Records to process |
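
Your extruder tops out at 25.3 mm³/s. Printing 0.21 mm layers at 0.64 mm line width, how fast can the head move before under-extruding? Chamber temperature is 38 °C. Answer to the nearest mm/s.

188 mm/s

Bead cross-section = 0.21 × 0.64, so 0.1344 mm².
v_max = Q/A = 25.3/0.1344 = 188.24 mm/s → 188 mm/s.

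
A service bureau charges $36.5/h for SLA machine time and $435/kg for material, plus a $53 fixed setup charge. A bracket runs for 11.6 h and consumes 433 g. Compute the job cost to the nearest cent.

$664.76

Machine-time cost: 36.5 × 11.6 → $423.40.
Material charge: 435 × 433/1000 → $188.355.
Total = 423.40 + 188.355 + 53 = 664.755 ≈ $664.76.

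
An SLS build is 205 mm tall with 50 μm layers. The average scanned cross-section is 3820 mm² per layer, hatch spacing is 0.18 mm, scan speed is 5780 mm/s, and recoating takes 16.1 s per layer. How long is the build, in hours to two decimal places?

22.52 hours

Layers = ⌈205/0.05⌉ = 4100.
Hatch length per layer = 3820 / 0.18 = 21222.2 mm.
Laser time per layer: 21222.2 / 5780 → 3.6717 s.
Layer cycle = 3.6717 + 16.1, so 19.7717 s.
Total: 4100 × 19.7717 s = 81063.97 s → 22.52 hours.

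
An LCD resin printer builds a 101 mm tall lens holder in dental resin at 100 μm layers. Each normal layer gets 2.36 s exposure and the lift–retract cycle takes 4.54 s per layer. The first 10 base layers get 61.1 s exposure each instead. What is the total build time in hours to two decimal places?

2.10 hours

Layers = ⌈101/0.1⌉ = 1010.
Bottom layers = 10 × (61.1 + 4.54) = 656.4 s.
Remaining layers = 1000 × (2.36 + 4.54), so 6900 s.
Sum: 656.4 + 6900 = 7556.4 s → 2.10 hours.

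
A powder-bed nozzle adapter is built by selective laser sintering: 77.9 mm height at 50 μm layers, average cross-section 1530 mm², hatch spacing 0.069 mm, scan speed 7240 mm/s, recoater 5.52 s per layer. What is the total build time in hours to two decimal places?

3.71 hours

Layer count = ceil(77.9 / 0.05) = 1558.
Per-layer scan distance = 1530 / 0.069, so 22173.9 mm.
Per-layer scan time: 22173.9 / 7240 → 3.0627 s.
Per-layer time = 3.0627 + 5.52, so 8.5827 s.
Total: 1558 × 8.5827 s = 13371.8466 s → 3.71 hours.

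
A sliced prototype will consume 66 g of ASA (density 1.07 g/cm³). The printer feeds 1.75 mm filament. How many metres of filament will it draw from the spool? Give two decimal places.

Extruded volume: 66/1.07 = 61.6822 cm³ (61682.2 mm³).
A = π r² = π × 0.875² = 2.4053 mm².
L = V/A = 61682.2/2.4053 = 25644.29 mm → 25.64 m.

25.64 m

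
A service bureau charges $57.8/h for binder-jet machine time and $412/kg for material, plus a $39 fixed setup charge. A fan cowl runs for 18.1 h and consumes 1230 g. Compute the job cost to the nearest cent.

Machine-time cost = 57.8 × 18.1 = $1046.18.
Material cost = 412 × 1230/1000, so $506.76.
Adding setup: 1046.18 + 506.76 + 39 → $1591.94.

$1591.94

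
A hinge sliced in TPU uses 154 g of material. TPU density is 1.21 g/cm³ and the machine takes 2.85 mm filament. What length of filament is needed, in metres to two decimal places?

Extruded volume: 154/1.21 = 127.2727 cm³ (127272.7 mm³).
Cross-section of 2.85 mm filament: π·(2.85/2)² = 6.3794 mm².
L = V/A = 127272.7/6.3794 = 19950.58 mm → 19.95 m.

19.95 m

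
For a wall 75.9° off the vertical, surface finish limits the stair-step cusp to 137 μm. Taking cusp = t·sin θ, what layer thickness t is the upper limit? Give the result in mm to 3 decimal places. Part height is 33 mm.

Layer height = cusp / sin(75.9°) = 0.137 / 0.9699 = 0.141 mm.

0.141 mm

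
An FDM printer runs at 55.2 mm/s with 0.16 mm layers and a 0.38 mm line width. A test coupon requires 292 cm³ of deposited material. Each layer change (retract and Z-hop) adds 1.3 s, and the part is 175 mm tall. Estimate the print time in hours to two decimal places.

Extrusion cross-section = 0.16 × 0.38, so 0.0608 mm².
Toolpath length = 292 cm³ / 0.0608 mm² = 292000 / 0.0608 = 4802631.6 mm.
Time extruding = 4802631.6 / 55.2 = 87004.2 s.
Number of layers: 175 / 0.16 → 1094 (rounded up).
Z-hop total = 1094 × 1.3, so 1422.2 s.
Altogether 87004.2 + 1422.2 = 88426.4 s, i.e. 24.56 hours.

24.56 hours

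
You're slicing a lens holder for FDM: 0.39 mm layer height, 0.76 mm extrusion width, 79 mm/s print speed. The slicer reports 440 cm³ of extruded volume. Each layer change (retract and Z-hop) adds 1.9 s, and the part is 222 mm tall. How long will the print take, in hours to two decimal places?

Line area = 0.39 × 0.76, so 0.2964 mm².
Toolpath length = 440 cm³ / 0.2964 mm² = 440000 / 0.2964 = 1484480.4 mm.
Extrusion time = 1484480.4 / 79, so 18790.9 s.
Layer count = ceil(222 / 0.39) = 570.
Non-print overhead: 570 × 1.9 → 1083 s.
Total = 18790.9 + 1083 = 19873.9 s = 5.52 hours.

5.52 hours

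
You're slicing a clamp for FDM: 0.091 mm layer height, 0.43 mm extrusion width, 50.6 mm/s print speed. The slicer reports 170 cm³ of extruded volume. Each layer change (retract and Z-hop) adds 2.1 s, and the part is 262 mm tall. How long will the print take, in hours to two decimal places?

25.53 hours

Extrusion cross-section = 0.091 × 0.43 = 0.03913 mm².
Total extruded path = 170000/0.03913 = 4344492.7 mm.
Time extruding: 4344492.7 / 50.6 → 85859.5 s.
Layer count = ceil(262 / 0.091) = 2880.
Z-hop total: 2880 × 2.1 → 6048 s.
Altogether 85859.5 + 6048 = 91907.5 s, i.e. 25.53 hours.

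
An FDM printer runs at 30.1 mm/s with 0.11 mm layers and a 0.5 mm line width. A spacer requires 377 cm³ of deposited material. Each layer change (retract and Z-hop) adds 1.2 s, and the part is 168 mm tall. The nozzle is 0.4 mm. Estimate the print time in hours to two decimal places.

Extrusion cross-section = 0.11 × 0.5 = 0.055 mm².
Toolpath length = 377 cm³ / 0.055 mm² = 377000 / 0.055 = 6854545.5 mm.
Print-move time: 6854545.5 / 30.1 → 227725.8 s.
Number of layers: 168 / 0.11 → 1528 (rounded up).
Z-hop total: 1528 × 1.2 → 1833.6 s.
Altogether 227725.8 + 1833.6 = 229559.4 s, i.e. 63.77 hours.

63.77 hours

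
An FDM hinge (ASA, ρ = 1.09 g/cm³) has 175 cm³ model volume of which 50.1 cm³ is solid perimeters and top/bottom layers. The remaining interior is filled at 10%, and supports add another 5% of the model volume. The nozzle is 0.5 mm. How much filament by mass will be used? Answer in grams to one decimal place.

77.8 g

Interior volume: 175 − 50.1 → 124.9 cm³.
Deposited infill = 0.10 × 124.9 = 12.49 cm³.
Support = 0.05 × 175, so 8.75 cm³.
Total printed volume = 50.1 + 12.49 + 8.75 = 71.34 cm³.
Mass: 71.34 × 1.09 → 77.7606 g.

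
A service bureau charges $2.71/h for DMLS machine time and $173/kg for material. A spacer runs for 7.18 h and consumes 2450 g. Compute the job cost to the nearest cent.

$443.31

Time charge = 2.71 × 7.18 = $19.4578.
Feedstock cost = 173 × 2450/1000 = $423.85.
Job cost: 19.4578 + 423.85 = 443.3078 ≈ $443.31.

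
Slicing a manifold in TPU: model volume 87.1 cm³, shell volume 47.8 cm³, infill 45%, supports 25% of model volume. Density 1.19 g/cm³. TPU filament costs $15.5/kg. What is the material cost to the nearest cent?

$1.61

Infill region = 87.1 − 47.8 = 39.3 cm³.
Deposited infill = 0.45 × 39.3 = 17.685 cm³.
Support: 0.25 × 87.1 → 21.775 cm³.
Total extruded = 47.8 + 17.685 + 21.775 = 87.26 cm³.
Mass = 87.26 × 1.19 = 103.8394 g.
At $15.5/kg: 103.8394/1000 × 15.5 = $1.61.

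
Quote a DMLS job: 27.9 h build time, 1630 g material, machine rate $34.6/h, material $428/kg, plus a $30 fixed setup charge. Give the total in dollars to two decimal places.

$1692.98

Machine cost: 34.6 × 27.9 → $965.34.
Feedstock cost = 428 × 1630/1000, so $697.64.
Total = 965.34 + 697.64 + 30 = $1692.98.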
--
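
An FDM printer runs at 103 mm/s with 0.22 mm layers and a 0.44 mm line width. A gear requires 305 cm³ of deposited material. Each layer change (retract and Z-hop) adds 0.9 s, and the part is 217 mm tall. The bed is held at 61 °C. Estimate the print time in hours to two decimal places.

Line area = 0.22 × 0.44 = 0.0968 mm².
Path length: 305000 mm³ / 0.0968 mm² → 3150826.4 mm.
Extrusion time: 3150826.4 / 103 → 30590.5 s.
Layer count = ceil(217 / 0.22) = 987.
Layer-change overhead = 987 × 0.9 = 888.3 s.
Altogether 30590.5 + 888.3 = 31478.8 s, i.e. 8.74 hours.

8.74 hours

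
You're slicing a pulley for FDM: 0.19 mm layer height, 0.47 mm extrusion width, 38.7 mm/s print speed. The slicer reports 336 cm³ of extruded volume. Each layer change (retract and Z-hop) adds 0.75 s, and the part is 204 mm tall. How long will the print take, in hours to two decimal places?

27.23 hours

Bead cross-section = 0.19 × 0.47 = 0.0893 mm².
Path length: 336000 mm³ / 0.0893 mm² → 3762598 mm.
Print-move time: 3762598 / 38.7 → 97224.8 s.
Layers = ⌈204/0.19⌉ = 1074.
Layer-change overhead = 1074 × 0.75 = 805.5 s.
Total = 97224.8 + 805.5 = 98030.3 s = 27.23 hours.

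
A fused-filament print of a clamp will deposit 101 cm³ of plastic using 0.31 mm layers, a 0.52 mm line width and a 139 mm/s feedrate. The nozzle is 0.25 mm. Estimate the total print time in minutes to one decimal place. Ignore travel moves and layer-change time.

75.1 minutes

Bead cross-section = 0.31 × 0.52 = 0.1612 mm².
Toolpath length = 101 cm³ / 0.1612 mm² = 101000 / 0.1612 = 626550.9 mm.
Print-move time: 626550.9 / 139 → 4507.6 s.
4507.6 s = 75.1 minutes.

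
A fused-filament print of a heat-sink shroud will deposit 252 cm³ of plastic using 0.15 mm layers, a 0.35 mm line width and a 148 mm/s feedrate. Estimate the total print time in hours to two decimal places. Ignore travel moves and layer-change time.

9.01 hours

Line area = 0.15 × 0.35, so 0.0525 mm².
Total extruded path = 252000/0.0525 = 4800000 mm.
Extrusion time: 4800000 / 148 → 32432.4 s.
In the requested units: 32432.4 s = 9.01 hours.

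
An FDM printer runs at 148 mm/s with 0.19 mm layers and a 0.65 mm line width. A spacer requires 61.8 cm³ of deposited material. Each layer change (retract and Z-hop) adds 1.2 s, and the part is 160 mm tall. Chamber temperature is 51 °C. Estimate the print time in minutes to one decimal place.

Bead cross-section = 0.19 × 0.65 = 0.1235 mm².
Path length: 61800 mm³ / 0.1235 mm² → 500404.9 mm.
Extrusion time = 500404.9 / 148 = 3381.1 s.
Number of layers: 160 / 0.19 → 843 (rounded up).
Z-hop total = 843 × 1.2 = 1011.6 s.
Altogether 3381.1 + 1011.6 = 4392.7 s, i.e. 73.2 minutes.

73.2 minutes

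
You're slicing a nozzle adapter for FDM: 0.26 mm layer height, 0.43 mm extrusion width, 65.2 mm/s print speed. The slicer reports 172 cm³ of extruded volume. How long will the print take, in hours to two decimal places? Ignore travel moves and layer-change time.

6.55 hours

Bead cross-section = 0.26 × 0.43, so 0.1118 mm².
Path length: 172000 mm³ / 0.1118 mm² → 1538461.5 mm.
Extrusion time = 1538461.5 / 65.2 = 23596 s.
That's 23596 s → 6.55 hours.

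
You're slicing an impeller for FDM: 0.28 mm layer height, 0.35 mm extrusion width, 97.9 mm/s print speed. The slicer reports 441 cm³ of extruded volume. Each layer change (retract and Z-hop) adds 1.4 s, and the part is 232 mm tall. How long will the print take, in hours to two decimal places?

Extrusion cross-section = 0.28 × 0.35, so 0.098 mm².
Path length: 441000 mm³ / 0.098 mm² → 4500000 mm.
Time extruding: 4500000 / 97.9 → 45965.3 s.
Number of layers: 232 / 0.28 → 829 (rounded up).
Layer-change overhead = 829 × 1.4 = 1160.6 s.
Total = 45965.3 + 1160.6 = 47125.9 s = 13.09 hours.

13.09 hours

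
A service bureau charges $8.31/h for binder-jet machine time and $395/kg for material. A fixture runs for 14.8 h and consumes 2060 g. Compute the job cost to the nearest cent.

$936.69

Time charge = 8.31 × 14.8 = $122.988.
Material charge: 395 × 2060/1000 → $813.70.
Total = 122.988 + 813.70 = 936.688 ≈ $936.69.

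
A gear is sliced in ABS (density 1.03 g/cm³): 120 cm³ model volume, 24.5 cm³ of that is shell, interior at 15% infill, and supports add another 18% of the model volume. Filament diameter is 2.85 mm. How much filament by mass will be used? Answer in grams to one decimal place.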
---
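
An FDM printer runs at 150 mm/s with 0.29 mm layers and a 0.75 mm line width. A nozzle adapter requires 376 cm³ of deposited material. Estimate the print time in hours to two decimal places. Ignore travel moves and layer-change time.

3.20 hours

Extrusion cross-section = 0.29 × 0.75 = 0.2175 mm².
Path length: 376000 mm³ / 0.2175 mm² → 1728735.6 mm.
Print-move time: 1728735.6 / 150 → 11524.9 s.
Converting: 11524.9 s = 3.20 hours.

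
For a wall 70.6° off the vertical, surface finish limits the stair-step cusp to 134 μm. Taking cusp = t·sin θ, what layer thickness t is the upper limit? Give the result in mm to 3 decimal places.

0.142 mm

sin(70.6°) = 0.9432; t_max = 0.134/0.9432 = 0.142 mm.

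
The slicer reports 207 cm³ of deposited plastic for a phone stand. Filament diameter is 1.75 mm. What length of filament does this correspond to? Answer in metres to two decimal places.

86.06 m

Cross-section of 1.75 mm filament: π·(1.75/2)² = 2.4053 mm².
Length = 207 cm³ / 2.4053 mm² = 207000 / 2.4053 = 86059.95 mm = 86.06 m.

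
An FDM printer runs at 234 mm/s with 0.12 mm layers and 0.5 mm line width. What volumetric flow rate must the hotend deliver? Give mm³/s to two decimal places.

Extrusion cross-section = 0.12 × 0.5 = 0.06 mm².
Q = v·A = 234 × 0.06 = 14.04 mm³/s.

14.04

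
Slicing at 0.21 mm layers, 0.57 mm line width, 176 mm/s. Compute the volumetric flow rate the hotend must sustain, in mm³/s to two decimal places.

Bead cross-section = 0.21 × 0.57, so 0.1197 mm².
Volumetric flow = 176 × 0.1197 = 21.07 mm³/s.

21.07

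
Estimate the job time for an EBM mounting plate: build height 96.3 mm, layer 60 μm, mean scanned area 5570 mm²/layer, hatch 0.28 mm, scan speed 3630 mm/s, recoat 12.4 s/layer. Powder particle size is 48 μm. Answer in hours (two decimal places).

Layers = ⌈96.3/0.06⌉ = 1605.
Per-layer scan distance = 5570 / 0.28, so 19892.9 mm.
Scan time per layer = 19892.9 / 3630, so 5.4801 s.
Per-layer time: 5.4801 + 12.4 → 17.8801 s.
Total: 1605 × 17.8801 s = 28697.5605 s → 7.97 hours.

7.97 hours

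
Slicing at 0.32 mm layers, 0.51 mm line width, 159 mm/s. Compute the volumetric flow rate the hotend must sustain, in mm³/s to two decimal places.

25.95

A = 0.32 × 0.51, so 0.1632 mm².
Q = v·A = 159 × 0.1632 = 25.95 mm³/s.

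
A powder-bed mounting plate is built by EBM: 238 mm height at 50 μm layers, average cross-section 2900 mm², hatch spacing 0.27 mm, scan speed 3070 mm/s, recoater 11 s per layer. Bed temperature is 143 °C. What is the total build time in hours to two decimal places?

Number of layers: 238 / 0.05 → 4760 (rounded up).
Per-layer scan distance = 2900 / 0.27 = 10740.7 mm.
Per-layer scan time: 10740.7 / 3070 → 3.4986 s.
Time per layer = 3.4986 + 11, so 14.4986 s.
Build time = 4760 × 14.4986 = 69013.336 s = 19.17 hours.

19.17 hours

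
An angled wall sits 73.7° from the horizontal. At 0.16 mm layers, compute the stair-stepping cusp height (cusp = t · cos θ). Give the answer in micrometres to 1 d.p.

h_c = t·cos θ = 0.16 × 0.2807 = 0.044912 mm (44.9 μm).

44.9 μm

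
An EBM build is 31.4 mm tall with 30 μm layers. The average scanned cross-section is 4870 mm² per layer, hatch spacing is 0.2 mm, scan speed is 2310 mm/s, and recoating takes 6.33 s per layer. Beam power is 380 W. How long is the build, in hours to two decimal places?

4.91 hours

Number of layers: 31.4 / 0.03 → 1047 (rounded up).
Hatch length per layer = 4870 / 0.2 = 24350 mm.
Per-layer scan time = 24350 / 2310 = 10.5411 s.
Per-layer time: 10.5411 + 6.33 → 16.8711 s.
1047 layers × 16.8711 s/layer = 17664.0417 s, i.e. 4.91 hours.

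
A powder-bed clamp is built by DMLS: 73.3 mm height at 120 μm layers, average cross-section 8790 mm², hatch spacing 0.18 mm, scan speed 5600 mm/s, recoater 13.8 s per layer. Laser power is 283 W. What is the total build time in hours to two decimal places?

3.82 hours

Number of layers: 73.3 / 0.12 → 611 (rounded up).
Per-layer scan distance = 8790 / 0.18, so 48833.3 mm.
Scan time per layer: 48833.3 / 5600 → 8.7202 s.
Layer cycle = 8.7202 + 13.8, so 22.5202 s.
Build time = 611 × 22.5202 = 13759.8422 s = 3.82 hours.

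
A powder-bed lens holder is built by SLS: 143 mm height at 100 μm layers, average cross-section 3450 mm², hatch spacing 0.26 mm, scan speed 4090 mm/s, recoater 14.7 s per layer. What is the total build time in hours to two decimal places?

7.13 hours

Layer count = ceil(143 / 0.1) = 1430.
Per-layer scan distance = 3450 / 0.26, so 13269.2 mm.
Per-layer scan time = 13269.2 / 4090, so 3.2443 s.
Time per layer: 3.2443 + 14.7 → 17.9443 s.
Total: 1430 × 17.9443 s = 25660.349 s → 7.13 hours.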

Task requirements |
For this task, write out exactly the lines of the entries above, starting at the line with "A service bureau charges $8.31/h" and ending at the line with "A gear is sliced", both included, and no others.

Exercise solution |
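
A service bureau charges $8.31/h for binder-jet machine time and $395/kg for material. A fixture runs for 14.8 h and consumes 2060 g. Compute the job cost to the nearest cent.

$936.69

Time charge = 8.31 × 14.8 = $122.988.
Material charge: 395 × 2060/1000 → $813.70.
Total = 122.988 + 813.70 = 936.688 ≈ $936.69.

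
A gear is sliced in ABS (density 1.03 g/cm³): 120 cm³ model volume, 24.5 cm³ of that is shell, interior at 15% infill, and supports add another 18% of the model volume. Filament diameter is 2.85 mm. How much filament by mass will be used? Answer in grams to one decimal place.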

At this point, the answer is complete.